Task prompt: Every line that contains the word "refuse" should be copied from the records below.
------------------------------------------------
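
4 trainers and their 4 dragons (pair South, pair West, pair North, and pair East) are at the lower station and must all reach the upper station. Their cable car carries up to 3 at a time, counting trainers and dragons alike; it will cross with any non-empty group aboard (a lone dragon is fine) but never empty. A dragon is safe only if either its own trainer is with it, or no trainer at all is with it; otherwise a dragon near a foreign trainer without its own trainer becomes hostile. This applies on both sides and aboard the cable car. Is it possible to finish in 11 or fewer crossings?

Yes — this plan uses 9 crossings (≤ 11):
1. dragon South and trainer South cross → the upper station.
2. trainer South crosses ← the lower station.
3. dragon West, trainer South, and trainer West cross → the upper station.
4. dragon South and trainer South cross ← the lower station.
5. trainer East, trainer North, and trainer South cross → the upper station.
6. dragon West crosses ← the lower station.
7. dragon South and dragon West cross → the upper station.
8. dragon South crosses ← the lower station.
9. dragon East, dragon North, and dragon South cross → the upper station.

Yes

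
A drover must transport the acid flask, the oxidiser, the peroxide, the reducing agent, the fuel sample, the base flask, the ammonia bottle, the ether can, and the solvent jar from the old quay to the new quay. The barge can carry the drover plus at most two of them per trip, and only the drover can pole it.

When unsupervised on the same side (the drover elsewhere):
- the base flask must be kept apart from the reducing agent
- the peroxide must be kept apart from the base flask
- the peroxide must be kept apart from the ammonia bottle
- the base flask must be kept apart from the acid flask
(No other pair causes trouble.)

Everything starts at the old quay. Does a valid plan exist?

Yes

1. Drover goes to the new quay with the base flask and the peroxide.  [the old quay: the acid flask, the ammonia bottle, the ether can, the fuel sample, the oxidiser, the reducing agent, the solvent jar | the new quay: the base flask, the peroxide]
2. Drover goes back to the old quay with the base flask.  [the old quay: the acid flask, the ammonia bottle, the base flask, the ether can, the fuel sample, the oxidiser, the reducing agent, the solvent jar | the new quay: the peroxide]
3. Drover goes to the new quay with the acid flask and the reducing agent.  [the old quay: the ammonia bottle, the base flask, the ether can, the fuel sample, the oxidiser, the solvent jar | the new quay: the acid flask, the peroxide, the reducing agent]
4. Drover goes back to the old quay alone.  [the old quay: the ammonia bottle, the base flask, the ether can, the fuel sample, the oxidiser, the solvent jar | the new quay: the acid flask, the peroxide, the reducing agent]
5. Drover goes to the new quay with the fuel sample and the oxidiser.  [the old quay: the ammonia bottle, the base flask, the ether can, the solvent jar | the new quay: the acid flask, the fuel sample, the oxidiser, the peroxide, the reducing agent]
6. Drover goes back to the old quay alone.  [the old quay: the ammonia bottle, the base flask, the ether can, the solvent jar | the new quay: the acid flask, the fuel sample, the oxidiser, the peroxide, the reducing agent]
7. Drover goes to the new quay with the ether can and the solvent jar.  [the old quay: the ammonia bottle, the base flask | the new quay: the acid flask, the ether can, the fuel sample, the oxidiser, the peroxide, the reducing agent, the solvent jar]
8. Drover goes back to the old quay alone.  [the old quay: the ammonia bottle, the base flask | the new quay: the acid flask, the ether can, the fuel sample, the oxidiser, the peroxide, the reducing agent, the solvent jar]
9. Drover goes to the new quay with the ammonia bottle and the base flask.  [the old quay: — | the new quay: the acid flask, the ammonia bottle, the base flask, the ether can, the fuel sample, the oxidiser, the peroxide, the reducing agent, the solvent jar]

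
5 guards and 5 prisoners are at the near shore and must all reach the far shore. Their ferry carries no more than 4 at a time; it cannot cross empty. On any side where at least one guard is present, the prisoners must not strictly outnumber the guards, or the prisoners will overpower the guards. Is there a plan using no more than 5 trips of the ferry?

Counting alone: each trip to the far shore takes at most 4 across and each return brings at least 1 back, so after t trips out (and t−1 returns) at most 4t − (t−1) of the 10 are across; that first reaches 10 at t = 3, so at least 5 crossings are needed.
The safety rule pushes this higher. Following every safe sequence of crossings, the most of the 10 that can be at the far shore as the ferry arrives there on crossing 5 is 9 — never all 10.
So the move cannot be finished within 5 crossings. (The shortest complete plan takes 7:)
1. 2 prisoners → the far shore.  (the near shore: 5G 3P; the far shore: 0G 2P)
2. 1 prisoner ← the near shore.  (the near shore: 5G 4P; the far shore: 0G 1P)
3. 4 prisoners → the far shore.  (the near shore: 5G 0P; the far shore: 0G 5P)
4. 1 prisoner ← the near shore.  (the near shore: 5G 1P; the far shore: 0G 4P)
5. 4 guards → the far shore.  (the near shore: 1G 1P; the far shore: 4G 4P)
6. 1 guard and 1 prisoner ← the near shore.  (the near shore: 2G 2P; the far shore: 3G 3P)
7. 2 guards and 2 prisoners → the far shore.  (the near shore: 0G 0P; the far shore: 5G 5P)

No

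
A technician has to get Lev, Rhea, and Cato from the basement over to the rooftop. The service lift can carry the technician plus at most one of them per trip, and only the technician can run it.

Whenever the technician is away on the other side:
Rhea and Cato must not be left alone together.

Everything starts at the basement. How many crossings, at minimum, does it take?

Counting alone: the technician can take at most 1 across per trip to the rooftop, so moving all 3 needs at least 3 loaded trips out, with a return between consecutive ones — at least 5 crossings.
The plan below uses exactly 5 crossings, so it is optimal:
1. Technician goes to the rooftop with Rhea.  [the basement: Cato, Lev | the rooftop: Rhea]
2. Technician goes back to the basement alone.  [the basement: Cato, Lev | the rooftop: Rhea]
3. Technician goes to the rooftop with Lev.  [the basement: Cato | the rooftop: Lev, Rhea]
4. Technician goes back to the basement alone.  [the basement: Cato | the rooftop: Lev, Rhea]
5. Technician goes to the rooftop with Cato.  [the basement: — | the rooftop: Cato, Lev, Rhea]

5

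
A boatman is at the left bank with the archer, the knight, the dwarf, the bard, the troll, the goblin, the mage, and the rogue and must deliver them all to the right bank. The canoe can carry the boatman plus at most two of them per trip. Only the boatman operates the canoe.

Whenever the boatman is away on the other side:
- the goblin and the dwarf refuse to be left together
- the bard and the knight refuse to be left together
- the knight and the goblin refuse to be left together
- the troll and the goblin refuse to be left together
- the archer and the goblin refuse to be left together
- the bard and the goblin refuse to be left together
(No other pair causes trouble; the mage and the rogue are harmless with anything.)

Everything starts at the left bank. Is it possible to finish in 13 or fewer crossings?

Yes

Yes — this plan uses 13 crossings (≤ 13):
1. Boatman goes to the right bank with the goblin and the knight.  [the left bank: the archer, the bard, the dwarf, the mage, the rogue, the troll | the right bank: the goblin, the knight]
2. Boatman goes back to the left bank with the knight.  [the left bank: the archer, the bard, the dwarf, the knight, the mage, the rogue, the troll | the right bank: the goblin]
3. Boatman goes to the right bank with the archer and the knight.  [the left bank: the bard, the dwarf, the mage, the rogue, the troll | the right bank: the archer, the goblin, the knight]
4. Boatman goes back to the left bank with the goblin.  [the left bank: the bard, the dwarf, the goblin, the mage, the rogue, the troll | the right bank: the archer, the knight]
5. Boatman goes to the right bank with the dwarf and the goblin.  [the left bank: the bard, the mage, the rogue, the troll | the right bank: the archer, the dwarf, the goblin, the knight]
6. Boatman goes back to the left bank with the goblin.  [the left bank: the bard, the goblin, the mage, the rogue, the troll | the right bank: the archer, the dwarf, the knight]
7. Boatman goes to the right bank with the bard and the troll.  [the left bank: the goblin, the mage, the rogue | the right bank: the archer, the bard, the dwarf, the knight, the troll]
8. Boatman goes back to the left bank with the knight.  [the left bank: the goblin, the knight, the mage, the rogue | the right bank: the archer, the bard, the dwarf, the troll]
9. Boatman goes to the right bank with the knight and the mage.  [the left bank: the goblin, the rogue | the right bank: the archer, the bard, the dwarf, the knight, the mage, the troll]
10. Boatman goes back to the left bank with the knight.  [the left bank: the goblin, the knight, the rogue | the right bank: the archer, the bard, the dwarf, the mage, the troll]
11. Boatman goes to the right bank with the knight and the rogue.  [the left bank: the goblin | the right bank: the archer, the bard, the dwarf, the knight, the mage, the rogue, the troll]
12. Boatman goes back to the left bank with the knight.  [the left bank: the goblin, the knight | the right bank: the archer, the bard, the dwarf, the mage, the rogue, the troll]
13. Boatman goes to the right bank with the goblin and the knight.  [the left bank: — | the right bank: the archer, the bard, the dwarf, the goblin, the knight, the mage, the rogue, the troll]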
------------------------------------------------
Answer space:
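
- the goblin and the dwarf refuse to be left together
- the bard and the knight refuse to be left together
- the knight and the goblin refuse to be left together
- the troll and the goblin refuse to be left together
- the archer and the goblin refuse to be left together
- the bard and the goblin refuse to be left together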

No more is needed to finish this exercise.